_Data records_
· · · · · · ·
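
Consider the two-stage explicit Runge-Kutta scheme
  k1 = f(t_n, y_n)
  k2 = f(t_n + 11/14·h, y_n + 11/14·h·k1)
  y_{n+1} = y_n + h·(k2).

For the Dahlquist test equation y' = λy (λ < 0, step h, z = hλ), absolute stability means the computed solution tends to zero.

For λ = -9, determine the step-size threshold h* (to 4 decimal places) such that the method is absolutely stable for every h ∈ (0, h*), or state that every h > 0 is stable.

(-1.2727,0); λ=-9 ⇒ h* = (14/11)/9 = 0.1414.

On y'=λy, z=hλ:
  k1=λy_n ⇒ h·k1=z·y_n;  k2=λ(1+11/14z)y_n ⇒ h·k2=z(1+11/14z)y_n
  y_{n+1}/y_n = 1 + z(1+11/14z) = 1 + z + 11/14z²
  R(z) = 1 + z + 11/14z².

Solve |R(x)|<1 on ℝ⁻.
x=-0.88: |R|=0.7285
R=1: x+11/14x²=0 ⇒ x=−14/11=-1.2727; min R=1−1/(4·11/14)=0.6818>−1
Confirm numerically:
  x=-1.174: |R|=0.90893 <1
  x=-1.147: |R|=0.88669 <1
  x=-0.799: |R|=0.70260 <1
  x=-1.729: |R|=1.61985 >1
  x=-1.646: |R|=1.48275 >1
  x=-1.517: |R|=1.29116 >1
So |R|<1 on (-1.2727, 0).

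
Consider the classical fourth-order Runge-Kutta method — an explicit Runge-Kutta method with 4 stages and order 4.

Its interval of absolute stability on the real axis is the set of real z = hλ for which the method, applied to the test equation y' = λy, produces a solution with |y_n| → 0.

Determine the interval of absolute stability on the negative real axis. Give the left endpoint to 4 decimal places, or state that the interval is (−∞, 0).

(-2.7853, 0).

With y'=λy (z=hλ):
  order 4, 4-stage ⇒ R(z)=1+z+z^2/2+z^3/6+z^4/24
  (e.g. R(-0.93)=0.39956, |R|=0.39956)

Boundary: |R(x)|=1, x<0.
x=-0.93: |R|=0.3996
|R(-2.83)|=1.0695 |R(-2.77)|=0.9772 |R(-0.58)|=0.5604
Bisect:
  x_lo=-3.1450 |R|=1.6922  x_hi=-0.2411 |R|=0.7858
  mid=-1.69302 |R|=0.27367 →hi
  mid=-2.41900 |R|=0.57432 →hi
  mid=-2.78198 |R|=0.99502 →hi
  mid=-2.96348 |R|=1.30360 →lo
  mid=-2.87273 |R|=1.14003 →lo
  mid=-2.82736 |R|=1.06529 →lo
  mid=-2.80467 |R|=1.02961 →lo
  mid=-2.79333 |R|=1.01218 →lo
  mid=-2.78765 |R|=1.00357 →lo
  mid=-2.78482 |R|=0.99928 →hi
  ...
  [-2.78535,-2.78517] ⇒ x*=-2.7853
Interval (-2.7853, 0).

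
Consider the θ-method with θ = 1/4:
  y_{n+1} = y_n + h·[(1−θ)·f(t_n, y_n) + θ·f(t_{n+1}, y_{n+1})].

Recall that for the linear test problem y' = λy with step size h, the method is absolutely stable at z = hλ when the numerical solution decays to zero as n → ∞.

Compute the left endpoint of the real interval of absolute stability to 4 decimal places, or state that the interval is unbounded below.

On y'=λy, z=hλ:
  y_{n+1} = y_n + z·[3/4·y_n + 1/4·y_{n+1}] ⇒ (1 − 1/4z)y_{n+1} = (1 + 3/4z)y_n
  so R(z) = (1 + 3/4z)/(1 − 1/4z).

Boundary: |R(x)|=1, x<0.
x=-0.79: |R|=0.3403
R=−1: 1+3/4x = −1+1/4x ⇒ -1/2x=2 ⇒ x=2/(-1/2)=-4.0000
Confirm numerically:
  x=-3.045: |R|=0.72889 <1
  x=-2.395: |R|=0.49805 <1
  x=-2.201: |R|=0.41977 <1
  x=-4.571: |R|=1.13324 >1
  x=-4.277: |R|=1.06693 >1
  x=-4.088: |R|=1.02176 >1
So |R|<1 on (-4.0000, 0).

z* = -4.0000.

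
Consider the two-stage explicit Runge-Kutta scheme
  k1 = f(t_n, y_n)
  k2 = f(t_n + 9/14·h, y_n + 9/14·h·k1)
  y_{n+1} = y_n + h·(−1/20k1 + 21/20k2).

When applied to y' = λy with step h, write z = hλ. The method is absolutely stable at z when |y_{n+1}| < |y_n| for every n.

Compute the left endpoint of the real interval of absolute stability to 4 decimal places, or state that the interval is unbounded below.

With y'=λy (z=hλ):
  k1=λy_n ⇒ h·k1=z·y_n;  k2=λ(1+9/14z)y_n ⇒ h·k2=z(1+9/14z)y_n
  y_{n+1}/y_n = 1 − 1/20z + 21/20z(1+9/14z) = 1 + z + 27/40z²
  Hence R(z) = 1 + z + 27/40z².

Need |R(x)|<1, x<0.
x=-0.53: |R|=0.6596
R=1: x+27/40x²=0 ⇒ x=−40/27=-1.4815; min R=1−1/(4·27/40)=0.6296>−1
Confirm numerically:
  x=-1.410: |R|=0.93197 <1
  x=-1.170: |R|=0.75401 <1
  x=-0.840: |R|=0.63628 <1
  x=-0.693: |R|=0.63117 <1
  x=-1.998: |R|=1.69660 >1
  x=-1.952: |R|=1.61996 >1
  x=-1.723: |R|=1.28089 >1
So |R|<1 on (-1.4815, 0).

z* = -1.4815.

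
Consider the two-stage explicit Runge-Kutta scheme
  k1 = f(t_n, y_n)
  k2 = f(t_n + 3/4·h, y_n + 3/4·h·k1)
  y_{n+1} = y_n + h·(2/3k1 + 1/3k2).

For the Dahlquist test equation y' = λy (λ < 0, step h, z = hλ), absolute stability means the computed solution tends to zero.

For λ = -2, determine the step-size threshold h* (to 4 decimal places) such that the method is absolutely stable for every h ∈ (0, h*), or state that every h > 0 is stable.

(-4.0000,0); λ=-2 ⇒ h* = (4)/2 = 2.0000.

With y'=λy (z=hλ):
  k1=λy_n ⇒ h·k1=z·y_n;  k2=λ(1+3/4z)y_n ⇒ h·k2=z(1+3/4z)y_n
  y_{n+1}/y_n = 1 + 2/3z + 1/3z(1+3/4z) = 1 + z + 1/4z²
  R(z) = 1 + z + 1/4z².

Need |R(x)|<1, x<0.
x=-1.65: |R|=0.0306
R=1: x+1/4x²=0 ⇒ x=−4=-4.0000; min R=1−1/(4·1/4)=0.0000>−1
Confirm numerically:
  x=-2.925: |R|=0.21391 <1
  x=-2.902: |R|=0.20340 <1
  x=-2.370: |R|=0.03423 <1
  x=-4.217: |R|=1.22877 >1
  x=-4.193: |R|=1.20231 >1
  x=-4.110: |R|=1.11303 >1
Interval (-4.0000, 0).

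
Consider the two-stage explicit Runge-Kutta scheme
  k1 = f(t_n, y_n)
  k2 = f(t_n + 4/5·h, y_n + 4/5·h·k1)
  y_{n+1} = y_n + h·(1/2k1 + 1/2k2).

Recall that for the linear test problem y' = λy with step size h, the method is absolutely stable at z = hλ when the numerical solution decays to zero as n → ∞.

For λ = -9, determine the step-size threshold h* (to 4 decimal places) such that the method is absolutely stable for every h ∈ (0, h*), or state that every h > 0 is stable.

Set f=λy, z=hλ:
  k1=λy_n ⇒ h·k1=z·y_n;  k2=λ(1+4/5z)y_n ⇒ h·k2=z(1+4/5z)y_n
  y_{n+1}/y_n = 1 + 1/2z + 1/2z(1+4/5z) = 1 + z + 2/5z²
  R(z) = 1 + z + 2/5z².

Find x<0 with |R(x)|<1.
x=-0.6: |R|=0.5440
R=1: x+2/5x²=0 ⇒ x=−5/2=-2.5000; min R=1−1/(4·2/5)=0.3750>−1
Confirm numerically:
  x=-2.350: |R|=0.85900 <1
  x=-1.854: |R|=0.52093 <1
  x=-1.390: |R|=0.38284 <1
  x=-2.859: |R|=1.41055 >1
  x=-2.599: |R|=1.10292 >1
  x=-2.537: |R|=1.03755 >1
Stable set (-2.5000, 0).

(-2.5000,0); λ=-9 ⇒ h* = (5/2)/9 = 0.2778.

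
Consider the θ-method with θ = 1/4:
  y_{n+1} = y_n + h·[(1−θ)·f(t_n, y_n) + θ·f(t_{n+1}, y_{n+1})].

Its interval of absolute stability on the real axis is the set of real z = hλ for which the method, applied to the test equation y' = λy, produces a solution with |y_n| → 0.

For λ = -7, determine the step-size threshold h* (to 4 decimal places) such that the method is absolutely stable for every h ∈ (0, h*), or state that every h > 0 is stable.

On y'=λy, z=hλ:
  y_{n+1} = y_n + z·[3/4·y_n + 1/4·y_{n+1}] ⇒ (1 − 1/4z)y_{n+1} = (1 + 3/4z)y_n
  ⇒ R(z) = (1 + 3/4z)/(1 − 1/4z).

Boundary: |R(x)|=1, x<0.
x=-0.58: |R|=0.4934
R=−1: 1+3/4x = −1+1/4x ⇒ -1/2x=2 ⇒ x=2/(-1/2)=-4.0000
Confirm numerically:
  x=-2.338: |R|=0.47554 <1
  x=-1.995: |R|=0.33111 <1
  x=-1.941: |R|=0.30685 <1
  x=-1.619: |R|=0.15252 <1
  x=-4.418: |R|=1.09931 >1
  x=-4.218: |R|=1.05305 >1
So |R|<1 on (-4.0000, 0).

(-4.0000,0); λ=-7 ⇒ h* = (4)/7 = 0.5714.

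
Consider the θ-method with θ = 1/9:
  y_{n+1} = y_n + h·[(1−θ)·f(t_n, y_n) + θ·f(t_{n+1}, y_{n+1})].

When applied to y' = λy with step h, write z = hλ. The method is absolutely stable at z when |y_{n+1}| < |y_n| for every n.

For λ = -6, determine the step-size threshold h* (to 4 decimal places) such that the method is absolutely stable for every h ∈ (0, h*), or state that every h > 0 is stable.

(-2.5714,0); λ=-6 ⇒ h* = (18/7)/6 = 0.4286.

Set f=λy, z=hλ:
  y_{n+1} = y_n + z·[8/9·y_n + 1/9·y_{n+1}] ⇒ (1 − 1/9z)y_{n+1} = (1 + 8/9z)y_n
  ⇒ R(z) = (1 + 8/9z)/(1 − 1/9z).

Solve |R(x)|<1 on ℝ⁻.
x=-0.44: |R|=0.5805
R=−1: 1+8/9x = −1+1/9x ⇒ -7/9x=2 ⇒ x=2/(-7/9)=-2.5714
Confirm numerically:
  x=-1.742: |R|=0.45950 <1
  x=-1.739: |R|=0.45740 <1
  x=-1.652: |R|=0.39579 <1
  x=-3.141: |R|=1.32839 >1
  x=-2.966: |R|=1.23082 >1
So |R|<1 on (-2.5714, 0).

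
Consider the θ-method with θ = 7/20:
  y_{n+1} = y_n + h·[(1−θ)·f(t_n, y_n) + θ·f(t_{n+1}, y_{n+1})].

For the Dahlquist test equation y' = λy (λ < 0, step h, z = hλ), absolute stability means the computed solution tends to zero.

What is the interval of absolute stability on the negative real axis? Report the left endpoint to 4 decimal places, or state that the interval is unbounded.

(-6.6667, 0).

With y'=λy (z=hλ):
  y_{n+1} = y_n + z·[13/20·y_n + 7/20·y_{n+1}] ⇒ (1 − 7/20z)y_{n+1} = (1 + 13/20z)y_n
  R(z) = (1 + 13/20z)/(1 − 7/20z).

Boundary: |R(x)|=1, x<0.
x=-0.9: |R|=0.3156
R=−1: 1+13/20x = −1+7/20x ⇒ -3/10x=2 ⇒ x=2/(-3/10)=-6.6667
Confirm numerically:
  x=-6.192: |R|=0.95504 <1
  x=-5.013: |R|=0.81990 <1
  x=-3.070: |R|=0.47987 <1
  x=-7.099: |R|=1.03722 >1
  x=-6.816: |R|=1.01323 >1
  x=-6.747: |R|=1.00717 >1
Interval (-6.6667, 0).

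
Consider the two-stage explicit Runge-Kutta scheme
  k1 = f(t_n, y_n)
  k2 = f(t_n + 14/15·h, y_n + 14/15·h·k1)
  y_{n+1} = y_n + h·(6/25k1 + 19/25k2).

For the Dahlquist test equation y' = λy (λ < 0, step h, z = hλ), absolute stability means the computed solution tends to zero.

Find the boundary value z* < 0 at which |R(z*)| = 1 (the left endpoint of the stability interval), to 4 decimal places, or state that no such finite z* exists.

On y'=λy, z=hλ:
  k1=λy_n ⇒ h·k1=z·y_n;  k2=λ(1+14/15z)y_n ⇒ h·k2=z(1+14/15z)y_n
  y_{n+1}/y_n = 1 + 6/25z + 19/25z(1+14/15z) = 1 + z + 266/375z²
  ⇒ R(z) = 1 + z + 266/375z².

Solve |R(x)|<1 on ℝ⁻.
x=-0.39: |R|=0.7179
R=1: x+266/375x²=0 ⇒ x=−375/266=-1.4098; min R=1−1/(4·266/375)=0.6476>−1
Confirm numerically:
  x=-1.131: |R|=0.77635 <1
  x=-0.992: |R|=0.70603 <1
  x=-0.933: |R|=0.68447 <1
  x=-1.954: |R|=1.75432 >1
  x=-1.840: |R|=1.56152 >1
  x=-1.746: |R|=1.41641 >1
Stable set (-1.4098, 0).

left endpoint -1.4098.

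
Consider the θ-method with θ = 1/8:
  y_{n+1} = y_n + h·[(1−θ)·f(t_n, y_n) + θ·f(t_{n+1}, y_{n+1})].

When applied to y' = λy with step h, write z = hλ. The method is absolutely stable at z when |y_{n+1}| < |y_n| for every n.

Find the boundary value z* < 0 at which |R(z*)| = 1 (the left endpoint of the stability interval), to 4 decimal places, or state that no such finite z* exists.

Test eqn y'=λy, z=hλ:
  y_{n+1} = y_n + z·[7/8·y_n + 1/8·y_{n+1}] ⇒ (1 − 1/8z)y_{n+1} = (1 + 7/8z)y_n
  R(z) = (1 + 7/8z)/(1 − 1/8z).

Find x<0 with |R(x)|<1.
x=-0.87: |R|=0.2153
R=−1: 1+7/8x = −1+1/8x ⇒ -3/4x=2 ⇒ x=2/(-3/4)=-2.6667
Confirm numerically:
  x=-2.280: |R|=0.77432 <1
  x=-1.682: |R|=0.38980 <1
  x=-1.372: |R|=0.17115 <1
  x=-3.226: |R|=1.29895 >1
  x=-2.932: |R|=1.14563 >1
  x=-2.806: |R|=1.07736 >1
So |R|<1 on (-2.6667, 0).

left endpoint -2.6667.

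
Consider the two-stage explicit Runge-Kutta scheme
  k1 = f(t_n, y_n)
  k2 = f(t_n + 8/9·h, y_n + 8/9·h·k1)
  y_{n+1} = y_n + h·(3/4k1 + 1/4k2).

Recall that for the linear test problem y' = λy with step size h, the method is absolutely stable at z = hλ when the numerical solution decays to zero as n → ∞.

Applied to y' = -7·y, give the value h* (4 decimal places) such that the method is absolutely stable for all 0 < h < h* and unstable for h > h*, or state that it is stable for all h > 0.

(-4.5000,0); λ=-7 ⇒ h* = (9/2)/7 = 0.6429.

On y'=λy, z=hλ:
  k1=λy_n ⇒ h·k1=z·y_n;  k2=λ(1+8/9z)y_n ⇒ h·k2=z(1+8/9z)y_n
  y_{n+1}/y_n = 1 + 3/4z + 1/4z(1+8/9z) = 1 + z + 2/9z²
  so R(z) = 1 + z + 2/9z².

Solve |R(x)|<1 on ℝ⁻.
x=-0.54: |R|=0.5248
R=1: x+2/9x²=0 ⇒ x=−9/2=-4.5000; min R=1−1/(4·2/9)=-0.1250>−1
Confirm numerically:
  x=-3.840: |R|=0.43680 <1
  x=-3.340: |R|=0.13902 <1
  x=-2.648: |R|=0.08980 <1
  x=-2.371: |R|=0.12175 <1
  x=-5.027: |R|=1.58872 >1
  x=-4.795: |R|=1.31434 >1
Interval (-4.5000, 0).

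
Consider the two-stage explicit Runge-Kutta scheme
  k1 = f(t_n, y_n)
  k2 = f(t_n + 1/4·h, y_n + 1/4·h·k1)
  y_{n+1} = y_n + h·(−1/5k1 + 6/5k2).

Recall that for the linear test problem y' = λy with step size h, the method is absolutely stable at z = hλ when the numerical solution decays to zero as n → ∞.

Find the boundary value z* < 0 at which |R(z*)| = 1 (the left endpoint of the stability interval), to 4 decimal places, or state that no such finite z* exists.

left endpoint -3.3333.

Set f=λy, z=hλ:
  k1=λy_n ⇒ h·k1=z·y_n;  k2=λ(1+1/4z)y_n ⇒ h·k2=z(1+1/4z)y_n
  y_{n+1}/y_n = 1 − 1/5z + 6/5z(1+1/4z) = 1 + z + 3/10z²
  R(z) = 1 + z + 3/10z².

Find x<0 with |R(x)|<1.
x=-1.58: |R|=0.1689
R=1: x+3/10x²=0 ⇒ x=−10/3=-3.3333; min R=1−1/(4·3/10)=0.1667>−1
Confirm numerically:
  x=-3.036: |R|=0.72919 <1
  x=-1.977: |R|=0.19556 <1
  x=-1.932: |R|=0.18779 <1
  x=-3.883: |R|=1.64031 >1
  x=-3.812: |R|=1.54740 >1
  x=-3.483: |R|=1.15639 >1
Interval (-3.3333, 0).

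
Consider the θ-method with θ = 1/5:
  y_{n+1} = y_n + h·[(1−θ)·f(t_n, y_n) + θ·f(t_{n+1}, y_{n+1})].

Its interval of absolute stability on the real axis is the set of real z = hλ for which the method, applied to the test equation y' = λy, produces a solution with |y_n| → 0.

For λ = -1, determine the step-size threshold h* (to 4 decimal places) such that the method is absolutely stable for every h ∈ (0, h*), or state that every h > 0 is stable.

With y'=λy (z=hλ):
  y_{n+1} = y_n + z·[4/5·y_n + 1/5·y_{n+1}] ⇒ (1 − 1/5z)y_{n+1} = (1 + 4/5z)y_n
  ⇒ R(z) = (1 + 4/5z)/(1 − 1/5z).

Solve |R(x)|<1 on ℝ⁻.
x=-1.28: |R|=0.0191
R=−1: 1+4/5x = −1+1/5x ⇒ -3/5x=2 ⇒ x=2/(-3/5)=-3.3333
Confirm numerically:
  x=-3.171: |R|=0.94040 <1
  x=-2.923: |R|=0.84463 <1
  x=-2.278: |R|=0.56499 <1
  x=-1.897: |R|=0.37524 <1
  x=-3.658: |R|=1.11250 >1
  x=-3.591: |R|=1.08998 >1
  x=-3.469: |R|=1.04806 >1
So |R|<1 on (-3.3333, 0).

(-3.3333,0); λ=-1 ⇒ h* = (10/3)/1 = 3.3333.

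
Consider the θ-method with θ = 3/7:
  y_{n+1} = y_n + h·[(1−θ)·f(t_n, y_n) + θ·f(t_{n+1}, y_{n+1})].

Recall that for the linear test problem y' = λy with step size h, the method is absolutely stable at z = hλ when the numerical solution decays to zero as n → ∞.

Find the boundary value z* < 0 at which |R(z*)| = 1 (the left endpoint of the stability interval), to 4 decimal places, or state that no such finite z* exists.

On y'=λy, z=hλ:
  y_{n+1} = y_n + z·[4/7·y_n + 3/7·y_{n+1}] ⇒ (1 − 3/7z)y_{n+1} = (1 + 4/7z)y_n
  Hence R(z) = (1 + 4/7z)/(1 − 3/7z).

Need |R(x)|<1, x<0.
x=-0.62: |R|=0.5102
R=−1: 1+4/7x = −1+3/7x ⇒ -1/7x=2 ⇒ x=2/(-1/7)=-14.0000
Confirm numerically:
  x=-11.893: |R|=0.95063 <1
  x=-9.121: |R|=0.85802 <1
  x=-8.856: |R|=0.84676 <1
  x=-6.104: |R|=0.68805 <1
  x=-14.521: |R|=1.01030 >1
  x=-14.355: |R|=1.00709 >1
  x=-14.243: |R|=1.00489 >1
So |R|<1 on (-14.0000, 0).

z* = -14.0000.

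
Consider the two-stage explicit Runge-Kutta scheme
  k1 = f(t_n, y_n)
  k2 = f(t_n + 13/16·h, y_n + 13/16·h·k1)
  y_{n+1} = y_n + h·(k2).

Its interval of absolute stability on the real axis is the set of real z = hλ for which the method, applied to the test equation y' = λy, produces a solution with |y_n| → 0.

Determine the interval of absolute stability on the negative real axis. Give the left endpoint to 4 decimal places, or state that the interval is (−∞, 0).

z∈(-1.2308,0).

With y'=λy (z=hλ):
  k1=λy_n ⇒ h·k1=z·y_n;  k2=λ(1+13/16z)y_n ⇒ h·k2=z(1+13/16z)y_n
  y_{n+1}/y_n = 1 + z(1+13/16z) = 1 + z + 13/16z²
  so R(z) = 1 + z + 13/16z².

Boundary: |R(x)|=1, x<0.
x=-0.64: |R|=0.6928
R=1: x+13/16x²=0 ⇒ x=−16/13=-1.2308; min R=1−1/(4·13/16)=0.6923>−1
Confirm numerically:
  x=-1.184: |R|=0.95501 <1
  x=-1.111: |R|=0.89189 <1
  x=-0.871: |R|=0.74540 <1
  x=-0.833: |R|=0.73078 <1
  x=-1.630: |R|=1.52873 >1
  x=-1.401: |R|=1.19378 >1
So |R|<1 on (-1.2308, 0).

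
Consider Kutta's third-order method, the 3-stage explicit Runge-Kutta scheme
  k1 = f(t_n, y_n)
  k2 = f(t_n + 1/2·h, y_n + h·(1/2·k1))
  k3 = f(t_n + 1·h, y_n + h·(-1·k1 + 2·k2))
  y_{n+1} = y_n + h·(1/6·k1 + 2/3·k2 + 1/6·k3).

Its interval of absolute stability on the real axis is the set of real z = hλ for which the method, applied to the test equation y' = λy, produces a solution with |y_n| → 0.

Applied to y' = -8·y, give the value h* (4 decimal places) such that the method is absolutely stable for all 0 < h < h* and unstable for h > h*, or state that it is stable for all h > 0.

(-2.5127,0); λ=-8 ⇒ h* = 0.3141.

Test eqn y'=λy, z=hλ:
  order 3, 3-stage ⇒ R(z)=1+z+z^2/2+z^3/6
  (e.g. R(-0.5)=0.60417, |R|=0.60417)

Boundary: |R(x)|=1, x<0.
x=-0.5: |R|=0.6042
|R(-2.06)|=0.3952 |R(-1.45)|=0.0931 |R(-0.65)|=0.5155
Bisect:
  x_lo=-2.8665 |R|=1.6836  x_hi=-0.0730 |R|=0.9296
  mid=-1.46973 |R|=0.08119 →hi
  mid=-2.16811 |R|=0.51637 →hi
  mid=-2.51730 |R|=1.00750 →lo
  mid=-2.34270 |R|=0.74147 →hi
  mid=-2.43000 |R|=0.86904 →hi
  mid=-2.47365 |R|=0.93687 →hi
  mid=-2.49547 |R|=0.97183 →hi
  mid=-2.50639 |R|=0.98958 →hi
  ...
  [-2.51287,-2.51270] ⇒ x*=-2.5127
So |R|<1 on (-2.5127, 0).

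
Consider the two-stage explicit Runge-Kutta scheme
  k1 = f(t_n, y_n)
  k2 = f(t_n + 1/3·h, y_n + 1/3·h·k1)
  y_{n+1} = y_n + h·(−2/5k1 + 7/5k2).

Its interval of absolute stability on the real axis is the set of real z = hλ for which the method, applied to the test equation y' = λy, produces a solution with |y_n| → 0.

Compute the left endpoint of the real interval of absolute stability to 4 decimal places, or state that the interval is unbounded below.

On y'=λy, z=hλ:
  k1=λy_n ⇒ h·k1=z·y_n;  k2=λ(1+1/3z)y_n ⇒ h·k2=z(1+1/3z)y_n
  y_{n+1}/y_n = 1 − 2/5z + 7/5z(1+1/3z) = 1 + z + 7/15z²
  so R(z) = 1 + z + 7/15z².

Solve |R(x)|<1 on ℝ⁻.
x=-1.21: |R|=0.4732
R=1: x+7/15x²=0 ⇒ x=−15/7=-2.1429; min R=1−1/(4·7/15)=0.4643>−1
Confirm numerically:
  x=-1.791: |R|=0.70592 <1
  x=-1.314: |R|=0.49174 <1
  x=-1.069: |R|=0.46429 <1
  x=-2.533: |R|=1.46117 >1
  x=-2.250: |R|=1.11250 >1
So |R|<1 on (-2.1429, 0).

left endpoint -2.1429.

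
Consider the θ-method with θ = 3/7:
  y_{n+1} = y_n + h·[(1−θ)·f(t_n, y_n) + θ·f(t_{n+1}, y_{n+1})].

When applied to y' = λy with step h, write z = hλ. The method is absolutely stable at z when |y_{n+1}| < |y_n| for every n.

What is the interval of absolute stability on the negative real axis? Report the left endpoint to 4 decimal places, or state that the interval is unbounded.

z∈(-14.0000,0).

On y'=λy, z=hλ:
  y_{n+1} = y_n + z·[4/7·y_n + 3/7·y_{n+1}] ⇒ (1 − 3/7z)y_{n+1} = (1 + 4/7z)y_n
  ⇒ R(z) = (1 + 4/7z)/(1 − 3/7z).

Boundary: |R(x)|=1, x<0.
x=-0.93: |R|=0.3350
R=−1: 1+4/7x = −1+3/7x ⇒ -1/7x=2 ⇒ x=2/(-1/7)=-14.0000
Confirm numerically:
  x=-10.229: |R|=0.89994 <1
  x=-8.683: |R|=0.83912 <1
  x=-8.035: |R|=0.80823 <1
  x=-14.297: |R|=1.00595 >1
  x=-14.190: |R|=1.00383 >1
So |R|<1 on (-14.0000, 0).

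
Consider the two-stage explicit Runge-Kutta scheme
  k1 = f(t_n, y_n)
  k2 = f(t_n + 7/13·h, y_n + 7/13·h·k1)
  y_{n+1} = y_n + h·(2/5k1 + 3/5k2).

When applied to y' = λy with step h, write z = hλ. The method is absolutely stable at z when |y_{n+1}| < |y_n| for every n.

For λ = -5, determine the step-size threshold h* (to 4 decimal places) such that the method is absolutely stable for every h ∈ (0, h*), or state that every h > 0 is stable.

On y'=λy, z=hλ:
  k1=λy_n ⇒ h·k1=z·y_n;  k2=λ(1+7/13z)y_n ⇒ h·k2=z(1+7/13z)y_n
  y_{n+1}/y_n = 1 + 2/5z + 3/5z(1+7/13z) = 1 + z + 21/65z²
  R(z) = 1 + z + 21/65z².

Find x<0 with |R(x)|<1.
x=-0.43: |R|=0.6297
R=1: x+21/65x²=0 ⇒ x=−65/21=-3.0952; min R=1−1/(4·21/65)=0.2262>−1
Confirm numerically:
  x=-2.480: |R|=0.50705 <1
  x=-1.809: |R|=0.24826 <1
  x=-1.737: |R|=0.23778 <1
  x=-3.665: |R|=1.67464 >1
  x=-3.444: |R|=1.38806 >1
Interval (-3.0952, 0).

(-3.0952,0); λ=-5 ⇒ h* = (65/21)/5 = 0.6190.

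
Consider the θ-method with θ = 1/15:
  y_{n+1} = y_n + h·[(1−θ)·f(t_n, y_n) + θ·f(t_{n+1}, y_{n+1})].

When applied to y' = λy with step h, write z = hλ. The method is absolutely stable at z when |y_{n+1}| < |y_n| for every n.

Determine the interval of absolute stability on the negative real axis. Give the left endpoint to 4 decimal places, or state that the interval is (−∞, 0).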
· · · · · · ·
_Task requirements_
All that is wanted is an exact copy of the lines above from the one with "h·(−1/20k1 + 21/20k2)." through the one with "h·(1/2k1 + 1/2k2).", with both ends included.

_Exercise response_
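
  y_{n+1} = y_n + h·(−1/20k1 + 21/20k2).

When applied to y' = λy with step h, write z = hλ. The method is absolutely stable at z when |y_{n+1}| < |y_n| for every n.

Compute the left endpoint of the real interval of absolute stability to 4 decimal places, or state that the interval is unbounded below.

With y'=λy (z=hλ):
  k1=λy_n ⇒ h·k1=z·y_n;  k2=λ(1+9/14z)y_n ⇒ h·k2=z(1+9/14z)y_n
  y_{n+1}/y_n = 1 − 1/20z + 21/20z(1+9/14z) = 1 + z + 27/40z²
  Hence R(z) = 1 + z + 27/40z².

Need |R(x)|<1, x<0.
x=-0.53: |R|=0.6596
R=1: x+27/40x²=0 ⇒ x=−40/27=-1.4815; min R=1−1/(4·27/40)=0.6296>−1
Confirm numerically:
  x=-1.410: |R|=0.93197 <1
  x=-1.170: |R|=0.75401 <1
  x=-0.840: |R|=0.63628 <1
  x=-0.693: |R|=0.63117 <1
  x=-1.998: |R|=1.69660 >1
  x=-1.952: |R|=1.61996 >1
  x=-1.723: |R|=1.28089 >1
So |R|<1 on (-1.4815, 0).

z* = -1.4815.

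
Consider the two-stage explicit Runge-Kutta scheme
  k1 = f(t_n, y_n)
  k2 = f(t_n + 3/4·h, y_n + 3/4·h·k1)
  y_{n+1} = y_n + h·(2/3k1 + 1/3k2).

For the Dahlquist test equation y' = λy (λ < 0, step h, z = hλ), absolute stability means the computed solution tends to zero.

For λ = -2, determine the step-size threshold h* (to 4 decimal places) such that the method is absolutely stable for every h ∈ (0, h*), or state that every h > 0 is stable.

(-4.0000,0); λ=-2 ⇒ h* = (4)/2 = 2.0000.

With y'=λy (z=hλ):
  k1=λy_n ⇒ h·k1=z·y_n;  k2=λ(1+3/4z)y_n ⇒ h·k2=z(1+3/4z)y_n
  y_{n+1}/y_n = 1 + 2/3z + 1/3z(1+3/4z) = 1 + z + 1/4z²
  R(z) = 1 + z + 1/4z².

Need |R(x)|<1, x<0.
x=-1.65: |R|=0.0306
R=1: x+1/4x²=0 ⇒ x=−4=-4.0000; min R=1−1/(4·1/4)=0.0000>−1
Confirm numerically:
  x=-2.925: |R|=0.21391 <1
  x=-2.902: |R|=0.20340 <1
  x=-2.370: |R|=0.03423 <1
  x=-4.217: |R|=1.22877 >1
  x=-4.193: |R|=1.20231 >1
  x=-4.110: |R|=1.11303 >1
Interval (-4.0000, 0).

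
Consider the two-stage explicit Runge-Kutta scheme
  k1 = f(t_n, y_n)
  k2 = f(t_n + 4/5·h, y_n + 4/5·h·k1)
  y_{n+1} = y_n + h·(1/2k1 + 1/2k2).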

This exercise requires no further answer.